* **WORK INSTRUCTION**:
The entries below are to be returned exactly. Include all of them.

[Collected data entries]
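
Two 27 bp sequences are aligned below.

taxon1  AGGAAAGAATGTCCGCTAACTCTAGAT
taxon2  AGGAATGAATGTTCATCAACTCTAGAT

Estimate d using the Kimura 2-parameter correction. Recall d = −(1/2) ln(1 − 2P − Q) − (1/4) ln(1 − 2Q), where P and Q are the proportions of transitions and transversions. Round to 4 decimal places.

Of 27 sites, 4 differences are transitions and 1 are transversions, so P = 4/27 ≈ 0.148148 and Q = 1/27 ≈ 0.037037.
Under the Kimura two-parameter model, d = −½ ln(1 − 2P − Q) − ¼ ln(1 − 2Q).
1 − 2P − Q = 0.666667, giving −½ ln(0.666667) = 0.202732.
1 − 2Q = 0.925926, giving −¼ ln(0.925926) = 0.019240.
d = 0.202732 + 0.019240 = 0.221972.

0.2220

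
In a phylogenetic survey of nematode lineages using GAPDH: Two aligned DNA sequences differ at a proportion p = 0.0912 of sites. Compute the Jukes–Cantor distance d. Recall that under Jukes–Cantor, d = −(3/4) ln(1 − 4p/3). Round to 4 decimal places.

d = −(3/4) ln(1 − 4p/3) = −0.75 ln(1 − 0.1216) = −0.75 ln(0.8784)
  = −0.75 × (-0.129653) = 0.097240 substitutions/site.

0.0972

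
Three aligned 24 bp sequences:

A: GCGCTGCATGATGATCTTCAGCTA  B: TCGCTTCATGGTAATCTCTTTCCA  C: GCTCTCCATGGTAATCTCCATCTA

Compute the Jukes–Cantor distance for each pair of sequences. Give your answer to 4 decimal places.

d(A,B) = 0.5199, d(A,C) = 0.3041, d(B,C) = 0.3041

A–B: 9/24 sites differ → p = 0.375, d = −0.75 ln(1 − 0.5) = 0.519860 ≈ 0.5199.
A–C: 6/24 sites differ → p = 0.25, d = −0.75 ln(1 − 0.333333) = 0.304098 ≈ 0.3041.
B–C: 6/24 sites differ → p = 0.25, d = −0.75 ln(1 − 0.333333) = 0.304098 ≈ 0.3041.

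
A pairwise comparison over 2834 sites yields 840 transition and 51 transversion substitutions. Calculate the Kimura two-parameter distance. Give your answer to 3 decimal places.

P = 840/2834 ≈ 0.296401 and Q = 51/2834 ≈ 0.017996.
Under the Kimura two-parameter model, d = −½ ln(1 − 2P − Q) − ¼ ln(1 − 2Q).
1 − 2P − Q = 0.389202, giving −½ ln(0.389202) = 0.471828.
1 − 2Q = 0.964008, giving −¼ ln(0.964008) = 0.009164.
d = 0.471828 + 0.009164 = 0.480992.

0.481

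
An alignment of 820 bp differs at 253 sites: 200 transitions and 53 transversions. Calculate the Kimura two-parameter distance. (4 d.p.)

0.4366

P = 200/820 ≈ 0.243902 and Q = 53/820 ≈ 0.064634.
Under the Kimura two-parameter model, d = −½ ln(1 − 2P − Q) − ¼ ln(1 − 2Q).
1 − 2P − Q = 0.447562, giving −½ ln(0.447562) = 0.401970.
1 − 2Q = 0.870732, giving −¼ ln(0.870732) = 0.034605.
d = 0.401970 + 0.034605 = 0.436575.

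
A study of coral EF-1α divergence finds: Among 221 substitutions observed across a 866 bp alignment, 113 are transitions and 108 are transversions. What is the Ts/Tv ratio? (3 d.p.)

1.046

R = 113/108 = 1.046296… ≈ 1.046 (to 3 d.p.).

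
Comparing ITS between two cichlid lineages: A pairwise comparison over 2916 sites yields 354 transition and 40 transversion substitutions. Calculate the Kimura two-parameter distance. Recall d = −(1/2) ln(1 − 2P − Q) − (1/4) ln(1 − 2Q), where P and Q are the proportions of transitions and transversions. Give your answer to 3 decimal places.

0.155

P = 354/2916 ≈ 0.121399 and Q = 40/2916 ≈ 0.013717.
Under the Kimura two-parameter model, d = −½ ln(1 − 2P − Q) − ¼ ln(1 − 2Q).
1 − 2P − Q = 0.743485, giving −½ ln(0.743485) = 0.148203.
1 − 2Q = 0.972566, giving −¼ ln(0.972566) = 0.006954.
d = 0.148203 + 0.006954 = 0.155157.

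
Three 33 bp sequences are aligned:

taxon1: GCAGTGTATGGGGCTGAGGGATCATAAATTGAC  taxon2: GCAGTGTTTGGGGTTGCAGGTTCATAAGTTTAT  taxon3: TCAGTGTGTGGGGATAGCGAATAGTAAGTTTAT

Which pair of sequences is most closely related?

taxon1 and taxon2

taxon1–taxon2: 8/33 differ, p = 0.242, d = 0.293.
taxon1–taxon3: 12/33 differ, p = 0.364, d = 0.497.
taxon2–taxon3: 10/33 differ, p = 0.303, d = 0.388.
The smallest distance is between taxon1 and taxon2.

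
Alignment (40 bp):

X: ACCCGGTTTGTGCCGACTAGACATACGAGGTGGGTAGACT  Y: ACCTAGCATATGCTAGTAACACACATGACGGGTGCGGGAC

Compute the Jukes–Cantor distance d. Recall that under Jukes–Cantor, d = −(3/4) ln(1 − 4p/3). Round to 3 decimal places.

The sequences differ at 21 of 40 sites, so p = 21/40 = 0.525.
d = −(3/4) ln(1 − 4p/3) = −0.75 ln(1 − 0.7) = −0.75 ln(0.3)
  = −0.75 × (-1.203973) = 0.902980 substitutions/site.

0.903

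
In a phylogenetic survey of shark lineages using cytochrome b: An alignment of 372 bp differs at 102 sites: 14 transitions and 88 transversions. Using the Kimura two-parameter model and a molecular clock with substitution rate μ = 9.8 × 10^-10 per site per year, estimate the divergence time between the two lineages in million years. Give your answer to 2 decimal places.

P = 14/372 ≈ 0.037634 and Q = 88/372 ≈ 0.236559.
Under the Kimura two-parameter model, d = −½ ln(1 − 2P − Q) − ¼ ln(1 − 2Q).
1 − 2P − Q = 0.688173, giving −½ ln(0.688173) = 0.186858.
1 − 2Q = 0.526882, giving −¼ ln(0.526882) = 0.160195.
d = 0.186858 + 0.160195 = 0.347053.
Under a molecular clock d = 2μt, so t = d/(2μ) = 0.347053 / (2 × 9.8 × 10^-10) = 177.07 million years.

177.07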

* **FINISHED TASK**:
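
Two 27 bp sequences are aligned below.

taxon1  AGGAAAGAATGTCCGCTAACTCTAGAT
taxon2  AGGAATGAATGTTCATCAACTCTAGAT

Estimate d using the Kimura 2-parameter correction. Recall d = −(1/2) ln(1 − 2P − Q) − (1/4) ln(1 − 2Q), where P and Q are the proportions of transitions and transversions. Round to 4 decimal places.

Of 27 sites, 4 differences are transitions and 1 are transversions, so P = 4/27 ≈ 0.148148 and Q = 1/27 ≈ 0.037037.
Under the Kimura two-parameter model, d = −½ ln(1 − 2P − Q) − ¼ ln(1 − 2Q).
1 − 2P − Q = 0.666667, giving −½ ln(0.666667) = 0.202732.
1 − 2Q = 0.925926, giving −¼ ln(0.925926) = 0.019240.
d = 0.202732 + 0.019240 = 0.221972.

0.2220

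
In a phylogenetic survey of nematode lineages using GAPDH: Two aligned DNA sequences differ at a proportion p = 0.0912 of sites. Compute the Jukes–Cantor distance d. Recall that under Jukes–Cantor, d = −(3/4) ln(1 − 4p/3). Round to 4 decimal places.

d = −(3/4) ln(1 − 4p/3) = −0.75 ln(1 − 0.1216) = −0.75 ln(0.8784)
  = −0.75 × (-0.129653) = 0.097240 substitutions/site.

0.0972

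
Three aligned 24 bp sequences:

A: GCGCTGCATGATGATCTTCAGCTA  B: TCGCTTCATGGTAATCTCTTTCCA  C: GCTCTCCATGGTAATCTCCATCTA

Compute the Jukes–Cantor distance for each pair of sequences. Give your answer to 4 decimal places.

d(A,B) = 0.5199, d(A,C) = 0.3041, d(B,C) = 0.3041

A–B: 9/24 sites differ → p = 0.375, d = −0.75 ln(1 − 0.5) = 0.519860 ≈ 0.5199.
A–C: 6/24 sites differ → p = 0.25, d = −0.75 ln(1 − 0.333333) = 0.304098 ≈ 0.3041.
B–C: 6/24 sites differ → p = 0.25, d = −0.75 ln(1 − 0.333333) = 0.304098 ≈ 0.3041.

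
A pairwise comparison over 2834 sites yields 840 transition and 51 transversion substitutions. Calculate the Kimura two-parameter distance. Give your answer to 3 decimal places.

P = 840/2834 ≈ 0.296401 and Q = 51/2834 ≈ 0.017996.
Under the Kimura two-parameter model, d = −½ ln(1 − 2P − Q) − ¼ ln(1 − 2Q).
1 − 2P − Q = 0.389202, giving −½ ln(0.389202) = 0.471828.
1 − 2Q = 0.964008, giving −¼ ln(0.964008) = 0.009164.
d = 0.471828 + 0.009164 = 0.480992.

0.481

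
An alignment of 820 bp differs at 253 sites: 200 transitions and 53 transversions. Calculate the Kimura two-parameter distance. (4 d.p.)

0.4366

P = 200/820 ≈ 0.243902 and Q = 53/820 ≈ 0.064634.
Under the Kimura two-parameter model, d = −½ ln(1 − 2P − Q) − ¼ ln(1 − 2Q).
1 − 2P − Q = 0.447562, giving −½ ln(0.447562) = 0.401970.
1 − 2Q = 0.870732, giving −¼ ln(0.870732) = 0.034605.
d = 0.401970 + 0.034605 = 0.436575.

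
A study of coral EF-1α divergence finds: Among 221 substitutions observed across a 866 bp alignment, 113 are transitions and 108 are transversions. What is the Ts/Tv ratio? (3 d.p.)

1.046

R = 113/108 = 1.046296… ≈ 1.046 (to 3 d.p.).

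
Comparing ITS between two cichlid lineages: A pairwise comparison over 2916 sites yields 354 transition and 40 transversion substitutions. Calculate the Kimura two-parameter distance. Recall d = −(1/2) ln(1 − 2P − Q) − (1/4) ln(1 − 2Q), where P and Q are the proportions of transitions and transversions. Give your answer to 3 decimal places.

0.155

P = 354/2916 ≈ 0.121399 and Q = 40/2916 ≈ 0.013717.
Under the Kimura two-parameter model, d = −½ ln(1 − 2P − Q) − ¼ ln(1 − 2Q).
1 − 2P − Q = 0.743485, giving −½ ln(0.743485) = 0.148203.
1 − 2Q = 0.972566, giving −¼ ln(0.972566) = 0.006954.
d = 0.148203 + 0.006954 = 0.155157.

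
Three 33 bp sequences are aligned:

taxon1: GCAGTGTATGGGGCTGAGGGATCATAAATTGAC  taxon2: GCAGTGTTTGGGGTTGCAGGTTCATAAGTTTAT  taxon3: TCAGTGTGTGGGGATAGCGAATAGTAAGTTTAT

Which pair of sequences is most closely related?

taxon1 and taxon2

taxon1–taxon2: 8/33 differ, p = 0.242, d = 0.293.
taxon1–taxon3: 12/33 differ, p = 0.364, d = 0.497.
taxon2–taxon3: 10/33 differ, p = 0.303, d = 0.388.
The smallest distance is between taxon1 and taxon2.

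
Alignment (40 bp):

X: ACCCGGTTTGTGCCGACTAGACATACGAGGTGGGTAGACT  Y: ACCTAGCATATGCTAGTAACACACATGACGGGTGCGGGAC

Compute the Jukes–Cantor distance d. Recall that under Jukes–Cantor, d = −(3/4) ln(1 − 4p/3). Round to 3 decimal places.

The sequences differ at 21 of 40 sites, so p = 21/40 = 0.525.
d = −(3/4) ln(1 − 4p/3) = −0.75 ln(1 − 0.7) = −0.75 ln(0.3)
  = −0.75 × (-1.203973) = 0.902980 substitutions/site.

0.903

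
In a phylogenetic survey of shark lineages using cytochrome b: An alignment of 372 bp differs at 102 sites: 14 transitions and 88 transversions. Using the Kimura two-parameter model and a molecular clock with substitution rate μ = 9.8 × 10^-10 per site per year, estimate the divergence time between the two lineages in million years. Give your answer to 2 decimal places.

P = 14/372 ≈ 0.037634 and Q = 88/372 ≈ 0.236559.
Under the Kimura two-parameter model, d = −½ ln(1 − 2P − Q) − ¼ ln(1 − 2Q).
1 − 2P − Q = 0.688173, giving −½ ln(0.688173) = 0.186858.
1 − 2Q = 0.526882, giving −¼ ln(0.526882) = 0.160195.
d = 0.186858 + 0.160195 = 0.347053.
Under a molecular clock d = 2μt, so t = d/(2μ) = 0.347053 / (2 × 9.8 × 10^-10) = 177.07 million years.

177.07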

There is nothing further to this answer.